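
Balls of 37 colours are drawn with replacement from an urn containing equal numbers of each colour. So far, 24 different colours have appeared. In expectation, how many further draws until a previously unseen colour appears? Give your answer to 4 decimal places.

Each draw yields a new colour with probability (37-24)/37 = 13/37, so the wait is geometric with mean 37/13.
E = 37/13 = 2.84615.

2.8462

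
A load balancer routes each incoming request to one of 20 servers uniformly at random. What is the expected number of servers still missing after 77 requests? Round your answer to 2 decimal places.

For each server, P(unseen after 77) = (19/20)^77 = 0.019.
By linearity of expectation, E[unseen] = 20·(19/20)^77 = 0.385.

0.39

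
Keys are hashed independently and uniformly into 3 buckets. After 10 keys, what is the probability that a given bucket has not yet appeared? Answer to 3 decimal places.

On each key the fixed bucket fails to appear with probability 2/3.
P(still missing after 10) = (2/3)^10 = 0.0173.

0.017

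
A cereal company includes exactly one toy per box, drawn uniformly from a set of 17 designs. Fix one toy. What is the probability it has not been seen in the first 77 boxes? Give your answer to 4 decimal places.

0.0094

On each box the fixed toy fails to appear with probability 16/17.
P(still missing after 77) = (16/17)^77 = 0.00939.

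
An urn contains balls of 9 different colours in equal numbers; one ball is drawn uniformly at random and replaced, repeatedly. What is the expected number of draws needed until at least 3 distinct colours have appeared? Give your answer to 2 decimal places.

3.41

With k distinct colours already seen, the next new one arrives after an expected 9/(9-k) draws.
Sum over k = 0,...,2: E = 9/9 + 9/8 + 9/7 = 3.411.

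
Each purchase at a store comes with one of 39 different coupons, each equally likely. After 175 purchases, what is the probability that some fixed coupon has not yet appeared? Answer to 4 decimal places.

On each purchase the fixed coupon fails to appear with probability 38/39.
P(still missing after 175) = (38/39)^175 = 0.01061.

0.0106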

Aim of the exercise: What is needed is an exact copy of the line containing "Each purchase at" and each line after it, through the final line of the entries above.

Your solution:
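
Each purchase at a store comes with one of 39 different coupons, each equally likely. After 175 purchases, what is the probability that some fixed coupon has not yet appeared? Answer to 4 decimal places.

On each purchase the fixed coupon fails to appear with probability 38/39.
P(still missing after 175) = (38/39)^175 = 0.01061.

0.0106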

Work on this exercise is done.